+++ Information given

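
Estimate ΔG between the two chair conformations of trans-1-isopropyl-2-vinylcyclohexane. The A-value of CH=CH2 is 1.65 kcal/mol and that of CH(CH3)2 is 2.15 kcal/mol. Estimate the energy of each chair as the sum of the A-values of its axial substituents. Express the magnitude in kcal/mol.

C1 and C2 have opposite parity, so for the trans isomer the two substituents are e,e in one chair and a,a in the other.
Chair I (vinyl axial, isopropyl axial): E = 3.80 kcal/mol.
Chair II (vinyl equatorial, isopropyl equatorial): E = 0.00 kcal/mol.
ΔE = 3.80 − 0.00 = 3.80 kcal/mol; chair II is more stable.

3.80 kcal/mol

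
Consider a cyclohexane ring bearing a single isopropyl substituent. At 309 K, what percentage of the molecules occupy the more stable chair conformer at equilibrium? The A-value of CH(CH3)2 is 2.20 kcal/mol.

One chair has the isopropyl group axial (E = 2.20 kcal/mol) and the other has it equatorial (E = 0).
ΔG = 2.20 kcal/mol between the two chairs.
K = exp(ΔG/RT) with R = 1.987×10⁻³ kcal mol⁻¹ K⁻¹ and T = 309 K gives K ≈ 36.
Fraction in the lower-energy chair = K/(K+1) = 97.3%.

97.3%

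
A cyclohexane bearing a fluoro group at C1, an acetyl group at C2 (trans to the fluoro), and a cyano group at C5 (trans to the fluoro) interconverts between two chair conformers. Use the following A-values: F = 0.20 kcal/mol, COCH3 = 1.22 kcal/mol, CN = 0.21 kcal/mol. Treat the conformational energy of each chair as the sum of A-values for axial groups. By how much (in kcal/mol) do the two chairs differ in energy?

Chair I (fluoro axial, acetyl axial, cyano equatorial): E = 1.42 kcal/mol.
Chair II (fluoro equatorial, acetyl equatorial, cyano axial): E = 0.21 kcal/mol.
ΔE = 1.42 − 0.21 = 1.21 kcal/mol; chair II is more stable.

1.21 kcal/mol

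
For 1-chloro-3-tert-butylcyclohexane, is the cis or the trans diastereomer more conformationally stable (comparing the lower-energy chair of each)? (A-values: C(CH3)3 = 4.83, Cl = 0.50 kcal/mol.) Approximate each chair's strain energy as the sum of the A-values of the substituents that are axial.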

++++++

◆ Problem details: Copy every record precisely, omitting nothing.

◆ Answer box:
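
Estimate ΔG between the two chair conformations of trans-1-isopropyl-2-vinylcyclohexane. The A-value of CH=CH2 is 1.65 kcal/mol and that of CH(CH3)2 is 2.15 kcal/mol. Estimate the energy of each chair as the sum of the A-values of its axial substituents. Express the magnitude in kcal/mol.

C1 and C2 have opposite parity, so for the trans isomer the two substituents are e,e in one chair and a,a in the other.
Chair I (vinyl axial, isopropyl axial): E = 3.80 kcal/mol.
Chair II (vinyl equatorial, isopropyl equatorial): E = 0.00 kcal/mol.
ΔE = 3.80 − 0.00 = 3.80 kcal/mol; chair II is more stable.

3.80 kcal/mol

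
Consider a cyclohexane ring bearing a single isopropyl substituent. At 309 K, what percentage of the molecules occupy the more stable chair conformer at equilibrium? The A-value of CH(CH3)2 is 2.20 kcal/mol.

One chair has the isopropyl group axial (E = 2.20 kcal/mol) and the other has it equatorial (E = 0).
ΔG = 2.20 kcal/mol between the two chairs.
K = exp(ΔG/RT) with R = 1.987×10⁻³ kcal mol⁻¹ K⁻¹ and T = 309 K gives K ≈ 36.
Fraction in the lower-energy chair = K/(K+1) = 97.3%.

97.3%

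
A cyclohexane bearing a fluoro group at C1, an acetyl group at C2 (trans to the fluoro), and a cyano group at C5 (trans to the fluoro) interconverts between two chair conformers. Use the following A-values: F = 0.20 kcal/mol, COCH3 = 1.22 kcal/mol, CN = 0.21 kcal/mol. Treat the conformational energy of each chair as the sum of A-values for axial groups. By how much (in kcal/mol) do the two chairs differ in energy?

Chair I (fluoro axial, acetyl axial, cyano equatorial): E = 1.42 kcal/mol.
Chair II (fluoro equatorial, acetyl equatorial, cyano axial): E = 0.21 kcal/mol.
ΔE = 1.42 − 0.21 = 1.21 kcal/mol; chair II is more stable.

1.21 kcal/mol

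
For 1-chloro-3-tert-butylcyclohexane, is the cis or the trans diastereomer more conformationally stable (comparing the lower-energy chair of each)? (A-values: C(CH3)3 = 4.83, Cl = 0.50 kcal/mol.) Approximate each chair's strain energy as the sum of the A-values of the substituents that are axial.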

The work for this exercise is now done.